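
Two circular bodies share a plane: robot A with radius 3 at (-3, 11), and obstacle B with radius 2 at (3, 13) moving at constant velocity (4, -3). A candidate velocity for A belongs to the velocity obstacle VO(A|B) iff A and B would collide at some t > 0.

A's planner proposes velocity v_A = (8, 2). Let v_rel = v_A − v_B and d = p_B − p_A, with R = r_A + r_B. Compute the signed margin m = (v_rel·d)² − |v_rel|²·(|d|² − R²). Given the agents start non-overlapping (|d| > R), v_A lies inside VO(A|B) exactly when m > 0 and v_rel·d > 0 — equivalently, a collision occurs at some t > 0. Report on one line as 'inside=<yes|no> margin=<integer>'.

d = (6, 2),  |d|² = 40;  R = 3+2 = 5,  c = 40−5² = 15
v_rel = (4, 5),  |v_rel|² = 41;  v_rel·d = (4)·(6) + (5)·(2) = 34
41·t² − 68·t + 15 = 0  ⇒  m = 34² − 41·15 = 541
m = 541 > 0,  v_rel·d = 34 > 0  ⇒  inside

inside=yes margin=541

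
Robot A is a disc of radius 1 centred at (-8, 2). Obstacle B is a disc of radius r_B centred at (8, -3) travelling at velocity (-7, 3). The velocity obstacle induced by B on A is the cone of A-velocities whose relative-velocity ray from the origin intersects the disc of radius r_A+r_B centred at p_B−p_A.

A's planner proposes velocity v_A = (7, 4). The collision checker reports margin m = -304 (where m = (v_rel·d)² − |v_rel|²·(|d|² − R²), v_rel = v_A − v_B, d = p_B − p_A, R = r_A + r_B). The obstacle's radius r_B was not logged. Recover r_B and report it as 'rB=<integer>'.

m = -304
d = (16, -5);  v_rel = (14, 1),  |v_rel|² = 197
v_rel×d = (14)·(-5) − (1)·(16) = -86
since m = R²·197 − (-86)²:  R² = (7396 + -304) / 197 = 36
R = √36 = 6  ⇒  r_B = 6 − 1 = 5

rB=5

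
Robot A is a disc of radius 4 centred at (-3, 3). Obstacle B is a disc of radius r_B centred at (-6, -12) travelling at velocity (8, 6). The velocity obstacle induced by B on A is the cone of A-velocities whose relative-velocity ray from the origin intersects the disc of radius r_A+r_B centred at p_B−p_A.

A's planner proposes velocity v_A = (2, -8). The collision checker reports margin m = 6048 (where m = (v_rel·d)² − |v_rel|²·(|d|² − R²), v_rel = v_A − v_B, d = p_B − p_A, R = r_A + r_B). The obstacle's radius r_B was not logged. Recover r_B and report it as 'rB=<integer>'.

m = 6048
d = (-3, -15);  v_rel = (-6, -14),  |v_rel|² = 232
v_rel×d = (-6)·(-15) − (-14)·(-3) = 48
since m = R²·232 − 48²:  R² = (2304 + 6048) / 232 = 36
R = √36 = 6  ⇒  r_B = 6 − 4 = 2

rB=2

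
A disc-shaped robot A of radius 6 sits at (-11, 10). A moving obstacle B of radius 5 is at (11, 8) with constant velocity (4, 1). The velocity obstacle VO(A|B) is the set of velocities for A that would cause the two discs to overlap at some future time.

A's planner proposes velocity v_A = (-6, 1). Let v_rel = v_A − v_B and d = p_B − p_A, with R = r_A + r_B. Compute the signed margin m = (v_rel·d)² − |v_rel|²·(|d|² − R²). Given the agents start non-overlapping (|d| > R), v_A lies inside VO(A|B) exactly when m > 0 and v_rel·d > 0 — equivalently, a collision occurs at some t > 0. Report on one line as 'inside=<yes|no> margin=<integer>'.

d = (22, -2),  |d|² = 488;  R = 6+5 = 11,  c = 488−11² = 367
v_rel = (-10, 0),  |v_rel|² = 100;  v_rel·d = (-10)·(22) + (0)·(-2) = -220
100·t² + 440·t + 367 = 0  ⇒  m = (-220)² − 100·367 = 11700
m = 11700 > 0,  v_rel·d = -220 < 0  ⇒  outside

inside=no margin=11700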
—————
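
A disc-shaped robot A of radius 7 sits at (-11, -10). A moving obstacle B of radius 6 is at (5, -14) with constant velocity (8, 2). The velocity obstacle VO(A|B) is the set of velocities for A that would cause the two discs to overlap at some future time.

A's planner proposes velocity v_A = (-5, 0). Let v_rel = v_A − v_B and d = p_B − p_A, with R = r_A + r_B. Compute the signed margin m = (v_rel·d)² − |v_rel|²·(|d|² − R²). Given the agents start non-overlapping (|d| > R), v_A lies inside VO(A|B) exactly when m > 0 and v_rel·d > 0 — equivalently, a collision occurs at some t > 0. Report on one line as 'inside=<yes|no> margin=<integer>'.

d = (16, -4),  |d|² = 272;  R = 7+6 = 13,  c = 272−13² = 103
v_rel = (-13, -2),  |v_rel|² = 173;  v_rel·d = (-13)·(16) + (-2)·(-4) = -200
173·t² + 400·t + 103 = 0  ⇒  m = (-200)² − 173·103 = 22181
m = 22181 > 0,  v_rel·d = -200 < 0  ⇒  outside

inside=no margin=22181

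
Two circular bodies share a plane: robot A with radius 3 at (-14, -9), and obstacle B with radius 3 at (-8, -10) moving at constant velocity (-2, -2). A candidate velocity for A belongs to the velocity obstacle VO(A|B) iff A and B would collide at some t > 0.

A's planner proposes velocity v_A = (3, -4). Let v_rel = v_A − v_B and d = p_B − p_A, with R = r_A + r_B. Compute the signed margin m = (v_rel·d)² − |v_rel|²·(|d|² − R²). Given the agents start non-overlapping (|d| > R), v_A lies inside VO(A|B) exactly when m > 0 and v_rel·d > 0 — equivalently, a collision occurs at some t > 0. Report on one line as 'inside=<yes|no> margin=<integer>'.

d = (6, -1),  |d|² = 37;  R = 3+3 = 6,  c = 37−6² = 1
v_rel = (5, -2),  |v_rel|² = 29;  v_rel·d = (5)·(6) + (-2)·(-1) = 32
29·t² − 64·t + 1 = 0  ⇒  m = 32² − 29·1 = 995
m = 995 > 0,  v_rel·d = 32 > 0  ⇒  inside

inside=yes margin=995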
—————
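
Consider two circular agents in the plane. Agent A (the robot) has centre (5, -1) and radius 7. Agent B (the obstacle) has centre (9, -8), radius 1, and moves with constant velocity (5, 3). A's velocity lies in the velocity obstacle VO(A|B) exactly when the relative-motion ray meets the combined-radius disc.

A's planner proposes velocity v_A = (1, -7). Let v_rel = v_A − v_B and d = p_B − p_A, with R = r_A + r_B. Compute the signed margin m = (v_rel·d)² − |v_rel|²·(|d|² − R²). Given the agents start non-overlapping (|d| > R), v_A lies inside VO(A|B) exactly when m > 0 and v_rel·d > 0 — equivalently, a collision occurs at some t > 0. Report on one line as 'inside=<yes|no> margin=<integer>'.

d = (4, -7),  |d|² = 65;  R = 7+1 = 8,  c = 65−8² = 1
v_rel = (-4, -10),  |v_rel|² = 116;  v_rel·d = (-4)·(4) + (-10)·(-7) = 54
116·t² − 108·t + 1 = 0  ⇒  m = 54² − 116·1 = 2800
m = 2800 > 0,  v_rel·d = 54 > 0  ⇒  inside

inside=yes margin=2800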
—————
**PROBLEM DESCRIPTION**
Scan the material for "whose" and copy the lines that hold it.

**WRITTEN ANSWER**
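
Robot A is a disc of radius 1 centred at (-8, 2). Obstacle B is a disc of radius r_B centred at (8, -3) travelling at velocity (-7, 3). The velocity obstacle induced by B on A is the cone of A-velocities whose relative-velocity ray from the origin intersects the disc of radius r_A+r_B centred at p_B−p_A.
Robot A is a disc of radius 4 centred at (-3, 3). Obstacle B is a disc of radius r_B centred at (-6, -12) travelling at velocity (8, 6). The velocity obstacle induced by B on A is the cone of A-velocities whose relative-velocity ray from the origin intersects the disc of radius r_A+r_B centred at p_B−p_A.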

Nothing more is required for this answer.